▶ [REQUIRED ACTION]:
Below are some records. Return exactly the lines from the one containing "arc-sec, s=-8.5074 ppm;" through the one containing "arc-sec, s=-5.0485 ppm;", both included, and only those.

▶ [DATA]:

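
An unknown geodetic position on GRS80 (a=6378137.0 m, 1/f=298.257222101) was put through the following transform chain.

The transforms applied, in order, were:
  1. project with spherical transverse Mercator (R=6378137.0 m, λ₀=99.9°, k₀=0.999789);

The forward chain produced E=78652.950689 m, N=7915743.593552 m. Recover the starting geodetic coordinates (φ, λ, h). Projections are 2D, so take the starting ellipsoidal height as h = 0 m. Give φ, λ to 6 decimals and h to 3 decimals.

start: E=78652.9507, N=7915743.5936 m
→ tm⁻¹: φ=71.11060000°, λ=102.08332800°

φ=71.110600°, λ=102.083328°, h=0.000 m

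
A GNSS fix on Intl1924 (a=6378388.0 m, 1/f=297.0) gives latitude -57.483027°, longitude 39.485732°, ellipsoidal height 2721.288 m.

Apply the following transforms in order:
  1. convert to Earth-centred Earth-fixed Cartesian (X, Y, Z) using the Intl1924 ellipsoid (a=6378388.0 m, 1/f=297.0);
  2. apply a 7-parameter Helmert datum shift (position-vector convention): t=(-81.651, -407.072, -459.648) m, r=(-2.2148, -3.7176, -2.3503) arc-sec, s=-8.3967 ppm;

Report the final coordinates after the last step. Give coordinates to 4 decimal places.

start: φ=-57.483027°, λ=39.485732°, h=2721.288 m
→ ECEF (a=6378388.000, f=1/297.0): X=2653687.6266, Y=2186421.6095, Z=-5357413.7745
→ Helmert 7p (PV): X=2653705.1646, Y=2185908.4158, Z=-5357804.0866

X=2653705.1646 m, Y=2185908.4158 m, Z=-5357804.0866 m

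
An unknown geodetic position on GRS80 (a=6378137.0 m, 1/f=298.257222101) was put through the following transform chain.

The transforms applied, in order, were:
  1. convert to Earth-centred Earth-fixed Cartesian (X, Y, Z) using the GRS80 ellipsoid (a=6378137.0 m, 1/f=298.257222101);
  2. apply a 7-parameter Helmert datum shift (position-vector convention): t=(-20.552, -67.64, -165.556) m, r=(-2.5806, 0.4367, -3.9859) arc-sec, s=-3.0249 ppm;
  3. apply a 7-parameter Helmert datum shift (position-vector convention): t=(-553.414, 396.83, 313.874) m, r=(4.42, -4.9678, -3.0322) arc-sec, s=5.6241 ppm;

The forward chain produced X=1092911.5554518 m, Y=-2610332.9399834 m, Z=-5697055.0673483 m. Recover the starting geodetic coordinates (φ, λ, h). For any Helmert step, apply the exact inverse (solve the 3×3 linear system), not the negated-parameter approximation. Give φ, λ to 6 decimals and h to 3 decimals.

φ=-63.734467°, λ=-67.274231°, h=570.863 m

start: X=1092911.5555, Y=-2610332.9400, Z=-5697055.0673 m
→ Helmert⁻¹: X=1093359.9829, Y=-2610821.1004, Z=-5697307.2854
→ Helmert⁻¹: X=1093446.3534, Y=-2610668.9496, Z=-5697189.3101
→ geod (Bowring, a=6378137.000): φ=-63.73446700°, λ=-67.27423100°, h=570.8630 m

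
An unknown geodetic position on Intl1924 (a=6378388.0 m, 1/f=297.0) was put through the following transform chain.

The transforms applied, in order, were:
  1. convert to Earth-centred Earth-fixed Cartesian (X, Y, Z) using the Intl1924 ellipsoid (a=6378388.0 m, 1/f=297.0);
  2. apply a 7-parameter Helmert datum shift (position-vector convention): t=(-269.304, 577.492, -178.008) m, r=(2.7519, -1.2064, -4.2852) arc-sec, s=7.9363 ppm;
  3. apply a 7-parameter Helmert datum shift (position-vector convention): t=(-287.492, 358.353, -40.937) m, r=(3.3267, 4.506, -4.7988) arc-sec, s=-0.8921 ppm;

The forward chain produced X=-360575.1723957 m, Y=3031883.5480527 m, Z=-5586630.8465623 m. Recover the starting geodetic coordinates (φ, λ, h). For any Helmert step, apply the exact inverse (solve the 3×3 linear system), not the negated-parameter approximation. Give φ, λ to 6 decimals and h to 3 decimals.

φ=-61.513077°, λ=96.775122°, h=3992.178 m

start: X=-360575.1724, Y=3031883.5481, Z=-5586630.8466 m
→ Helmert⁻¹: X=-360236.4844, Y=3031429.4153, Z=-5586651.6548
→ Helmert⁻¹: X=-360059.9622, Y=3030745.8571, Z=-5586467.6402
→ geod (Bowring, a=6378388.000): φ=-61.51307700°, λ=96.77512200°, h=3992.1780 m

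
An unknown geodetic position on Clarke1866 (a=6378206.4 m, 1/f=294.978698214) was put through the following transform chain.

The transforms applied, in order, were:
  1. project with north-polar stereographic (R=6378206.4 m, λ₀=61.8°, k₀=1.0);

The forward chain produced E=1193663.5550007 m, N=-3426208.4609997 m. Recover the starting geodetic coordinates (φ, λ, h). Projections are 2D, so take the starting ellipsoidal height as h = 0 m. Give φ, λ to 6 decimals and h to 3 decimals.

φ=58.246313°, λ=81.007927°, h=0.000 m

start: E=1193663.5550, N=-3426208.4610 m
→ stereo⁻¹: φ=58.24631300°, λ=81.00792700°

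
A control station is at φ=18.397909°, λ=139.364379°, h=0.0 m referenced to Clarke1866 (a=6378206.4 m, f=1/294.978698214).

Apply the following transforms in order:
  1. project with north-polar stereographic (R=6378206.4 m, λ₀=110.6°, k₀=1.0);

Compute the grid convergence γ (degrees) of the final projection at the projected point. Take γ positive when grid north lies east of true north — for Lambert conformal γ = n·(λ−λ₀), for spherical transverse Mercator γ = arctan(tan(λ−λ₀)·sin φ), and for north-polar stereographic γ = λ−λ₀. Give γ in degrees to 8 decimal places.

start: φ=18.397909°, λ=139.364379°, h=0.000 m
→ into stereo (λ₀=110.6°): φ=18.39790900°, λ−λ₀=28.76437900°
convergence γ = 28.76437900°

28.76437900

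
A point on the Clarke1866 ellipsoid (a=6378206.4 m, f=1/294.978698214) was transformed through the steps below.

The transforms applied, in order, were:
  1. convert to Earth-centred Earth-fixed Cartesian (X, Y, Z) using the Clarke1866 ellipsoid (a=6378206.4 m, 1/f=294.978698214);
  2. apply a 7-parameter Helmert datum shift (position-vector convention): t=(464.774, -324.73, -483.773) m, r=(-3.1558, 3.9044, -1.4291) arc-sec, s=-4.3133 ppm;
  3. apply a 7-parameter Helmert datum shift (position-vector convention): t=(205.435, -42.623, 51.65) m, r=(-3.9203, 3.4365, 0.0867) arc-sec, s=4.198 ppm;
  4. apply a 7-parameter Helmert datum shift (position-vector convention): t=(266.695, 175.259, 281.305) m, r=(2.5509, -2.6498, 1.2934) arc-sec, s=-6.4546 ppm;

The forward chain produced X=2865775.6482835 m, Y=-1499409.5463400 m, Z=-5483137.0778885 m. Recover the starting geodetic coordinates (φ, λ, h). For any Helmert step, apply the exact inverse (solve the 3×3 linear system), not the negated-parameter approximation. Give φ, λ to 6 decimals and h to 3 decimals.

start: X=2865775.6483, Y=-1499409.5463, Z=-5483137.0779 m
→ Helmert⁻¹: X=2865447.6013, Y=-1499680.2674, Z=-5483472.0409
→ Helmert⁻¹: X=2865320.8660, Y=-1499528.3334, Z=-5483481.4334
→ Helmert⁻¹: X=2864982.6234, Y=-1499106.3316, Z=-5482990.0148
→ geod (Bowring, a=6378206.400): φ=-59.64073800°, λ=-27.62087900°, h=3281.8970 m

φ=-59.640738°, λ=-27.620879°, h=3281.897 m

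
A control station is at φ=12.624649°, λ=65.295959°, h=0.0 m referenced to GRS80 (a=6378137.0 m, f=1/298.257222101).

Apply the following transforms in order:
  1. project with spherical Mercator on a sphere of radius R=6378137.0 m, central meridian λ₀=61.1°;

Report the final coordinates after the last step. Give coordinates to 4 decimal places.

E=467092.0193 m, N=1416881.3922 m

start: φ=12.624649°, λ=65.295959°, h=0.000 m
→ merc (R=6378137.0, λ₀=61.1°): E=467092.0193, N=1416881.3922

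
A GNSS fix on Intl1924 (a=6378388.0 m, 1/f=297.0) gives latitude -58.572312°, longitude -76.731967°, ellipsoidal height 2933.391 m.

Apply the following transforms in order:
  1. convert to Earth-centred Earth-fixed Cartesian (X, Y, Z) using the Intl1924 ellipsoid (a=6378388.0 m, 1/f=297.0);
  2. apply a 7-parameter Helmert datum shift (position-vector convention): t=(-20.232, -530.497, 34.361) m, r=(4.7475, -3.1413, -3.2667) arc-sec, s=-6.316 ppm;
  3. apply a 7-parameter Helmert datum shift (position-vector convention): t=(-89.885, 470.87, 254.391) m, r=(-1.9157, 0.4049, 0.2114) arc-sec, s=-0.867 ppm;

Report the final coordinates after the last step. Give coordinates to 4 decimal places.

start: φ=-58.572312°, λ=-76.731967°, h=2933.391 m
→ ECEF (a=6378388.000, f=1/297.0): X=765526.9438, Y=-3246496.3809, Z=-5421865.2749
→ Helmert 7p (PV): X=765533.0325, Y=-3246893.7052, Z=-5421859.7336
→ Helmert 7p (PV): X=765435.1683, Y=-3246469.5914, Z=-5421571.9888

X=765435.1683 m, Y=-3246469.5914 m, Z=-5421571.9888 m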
--
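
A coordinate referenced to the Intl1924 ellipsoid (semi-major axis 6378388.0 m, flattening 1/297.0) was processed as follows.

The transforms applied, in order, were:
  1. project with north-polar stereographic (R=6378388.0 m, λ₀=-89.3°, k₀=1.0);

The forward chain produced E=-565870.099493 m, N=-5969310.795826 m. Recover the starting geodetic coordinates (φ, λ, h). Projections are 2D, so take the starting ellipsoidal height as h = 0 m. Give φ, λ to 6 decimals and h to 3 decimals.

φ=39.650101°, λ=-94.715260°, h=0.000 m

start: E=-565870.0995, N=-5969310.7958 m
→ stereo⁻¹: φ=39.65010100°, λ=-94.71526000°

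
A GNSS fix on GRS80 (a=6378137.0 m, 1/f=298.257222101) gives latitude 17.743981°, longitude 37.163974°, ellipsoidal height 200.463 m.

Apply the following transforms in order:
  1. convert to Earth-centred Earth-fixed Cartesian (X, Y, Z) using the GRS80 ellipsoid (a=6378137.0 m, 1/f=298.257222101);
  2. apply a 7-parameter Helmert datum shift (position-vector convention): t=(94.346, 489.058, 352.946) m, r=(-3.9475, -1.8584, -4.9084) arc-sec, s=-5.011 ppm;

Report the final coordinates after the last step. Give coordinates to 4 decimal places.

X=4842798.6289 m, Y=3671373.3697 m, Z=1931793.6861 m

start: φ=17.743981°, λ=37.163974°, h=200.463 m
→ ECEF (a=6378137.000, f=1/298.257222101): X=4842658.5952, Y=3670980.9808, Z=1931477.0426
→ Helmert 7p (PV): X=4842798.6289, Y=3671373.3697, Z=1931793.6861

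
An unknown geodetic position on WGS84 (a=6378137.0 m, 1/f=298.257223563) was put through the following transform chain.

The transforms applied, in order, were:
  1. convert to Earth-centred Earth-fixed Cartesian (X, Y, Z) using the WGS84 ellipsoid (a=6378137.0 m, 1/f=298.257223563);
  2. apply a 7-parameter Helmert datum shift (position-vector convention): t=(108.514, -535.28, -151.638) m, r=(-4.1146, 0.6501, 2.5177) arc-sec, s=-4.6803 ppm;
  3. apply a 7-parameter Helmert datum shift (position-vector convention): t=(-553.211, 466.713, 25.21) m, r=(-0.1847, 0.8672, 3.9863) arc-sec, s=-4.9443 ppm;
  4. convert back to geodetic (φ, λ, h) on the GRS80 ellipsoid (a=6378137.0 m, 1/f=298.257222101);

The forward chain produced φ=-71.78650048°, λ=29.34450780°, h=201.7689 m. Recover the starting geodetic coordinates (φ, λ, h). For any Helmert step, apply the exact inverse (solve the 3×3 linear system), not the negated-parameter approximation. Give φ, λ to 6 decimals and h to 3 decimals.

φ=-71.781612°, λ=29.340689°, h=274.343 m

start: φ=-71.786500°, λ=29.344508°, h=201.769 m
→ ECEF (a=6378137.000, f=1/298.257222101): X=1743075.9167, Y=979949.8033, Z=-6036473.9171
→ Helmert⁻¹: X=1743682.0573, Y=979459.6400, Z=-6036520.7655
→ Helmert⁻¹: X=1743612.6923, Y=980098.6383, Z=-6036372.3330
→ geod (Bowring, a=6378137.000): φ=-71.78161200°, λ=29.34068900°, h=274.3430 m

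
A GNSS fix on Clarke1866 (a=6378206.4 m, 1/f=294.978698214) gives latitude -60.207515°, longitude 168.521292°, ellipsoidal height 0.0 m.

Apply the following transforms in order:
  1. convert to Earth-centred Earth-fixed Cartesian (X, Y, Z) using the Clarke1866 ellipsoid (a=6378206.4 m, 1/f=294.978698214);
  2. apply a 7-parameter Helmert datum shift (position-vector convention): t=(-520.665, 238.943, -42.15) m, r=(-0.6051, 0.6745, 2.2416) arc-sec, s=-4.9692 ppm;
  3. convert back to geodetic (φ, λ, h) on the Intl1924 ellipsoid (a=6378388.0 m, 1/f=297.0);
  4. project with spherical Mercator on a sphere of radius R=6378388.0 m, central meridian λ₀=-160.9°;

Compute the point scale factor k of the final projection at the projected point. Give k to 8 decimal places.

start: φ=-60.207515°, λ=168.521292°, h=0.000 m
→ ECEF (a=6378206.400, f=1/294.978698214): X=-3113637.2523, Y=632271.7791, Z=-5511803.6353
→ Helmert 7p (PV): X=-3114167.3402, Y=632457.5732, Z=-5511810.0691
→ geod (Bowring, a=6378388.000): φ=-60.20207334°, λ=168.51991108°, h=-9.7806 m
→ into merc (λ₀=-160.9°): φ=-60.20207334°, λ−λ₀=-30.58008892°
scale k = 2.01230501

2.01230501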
---
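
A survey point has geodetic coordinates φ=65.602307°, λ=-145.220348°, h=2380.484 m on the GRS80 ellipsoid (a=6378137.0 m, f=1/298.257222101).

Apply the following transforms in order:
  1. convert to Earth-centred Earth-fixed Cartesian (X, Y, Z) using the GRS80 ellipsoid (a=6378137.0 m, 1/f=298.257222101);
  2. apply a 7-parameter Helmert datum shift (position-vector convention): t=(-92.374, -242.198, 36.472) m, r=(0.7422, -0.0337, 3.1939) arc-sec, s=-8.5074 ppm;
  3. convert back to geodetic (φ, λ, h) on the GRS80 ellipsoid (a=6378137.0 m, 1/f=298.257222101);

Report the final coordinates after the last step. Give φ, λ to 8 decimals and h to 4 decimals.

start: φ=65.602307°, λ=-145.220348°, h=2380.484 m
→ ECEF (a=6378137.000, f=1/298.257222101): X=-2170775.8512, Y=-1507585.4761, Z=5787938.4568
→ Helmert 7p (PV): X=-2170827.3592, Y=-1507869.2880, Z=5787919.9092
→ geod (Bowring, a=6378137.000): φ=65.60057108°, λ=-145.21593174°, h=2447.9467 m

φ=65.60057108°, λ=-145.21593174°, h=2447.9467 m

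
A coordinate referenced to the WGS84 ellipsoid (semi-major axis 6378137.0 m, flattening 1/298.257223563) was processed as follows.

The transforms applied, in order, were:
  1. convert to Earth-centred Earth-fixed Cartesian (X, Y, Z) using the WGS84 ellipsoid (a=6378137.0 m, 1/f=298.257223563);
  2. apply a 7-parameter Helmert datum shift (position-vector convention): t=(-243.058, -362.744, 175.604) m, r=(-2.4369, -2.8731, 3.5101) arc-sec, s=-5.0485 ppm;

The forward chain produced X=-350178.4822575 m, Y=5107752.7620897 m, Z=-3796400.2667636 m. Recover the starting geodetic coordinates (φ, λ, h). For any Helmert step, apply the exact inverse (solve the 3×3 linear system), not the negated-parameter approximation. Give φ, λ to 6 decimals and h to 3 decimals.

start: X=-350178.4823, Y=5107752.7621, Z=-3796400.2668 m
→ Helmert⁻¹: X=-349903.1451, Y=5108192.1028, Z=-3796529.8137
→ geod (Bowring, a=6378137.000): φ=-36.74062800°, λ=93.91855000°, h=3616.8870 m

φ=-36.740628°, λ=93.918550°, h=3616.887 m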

▶ [ANSWER BOX]:
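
  2. apply a 7-parameter Helmert datum shift (position-vector convention): t=(-92.374, -242.198, 36.472) m, r=(0.7422, -0.0337, 3.1939) arc-sec, s=-8.5074 ppm;
  3. convert back to geodetic (φ, λ, h) on the GRS80 ellipsoid (a=6378137.0 m, 1/f=298.257222101);

Report the final coordinates after the last step. Give φ, λ to 8 decimals and h to 4 decimals.

start: φ=65.602307°, λ=-145.220348°, h=2380.484 m
→ ECEF (a=6378137.000, f=1/298.257222101): X=-2170775.8512, Y=-1507585.4761, Z=5787938.4568
→ Helmert 7p (PV): X=-2170827.3592, Y=-1507869.2880, Z=5787919.9092
→ geod (Bowring, a=6378137.000): φ=65.60057108°, λ=-145.21593174°, h=2447.9467 m

φ=65.60057108°, λ=-145.21593174°, h=2447.9467 m

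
A coordinate referenced to the WGS84 ellipsoid (semi-major axis 6378137.0 m, flattening 1/298.257223563) was processed as follows.

The transforms applied, in order, were:
  1. convert to Earth-centred Earth-fixed Cartesian (X, Y, Z) using the WGS84 ellipsoid (a=6378137.0 m, 1/f=298.257223563);
  2. apply a 7-parameter Helmert datum shift (position-vector convention): t=(-243.058, -362.744, 175.604) m, r=(-2.4369, -2.8731, 3.5101) arc-sec, s=-5.0485 ppm;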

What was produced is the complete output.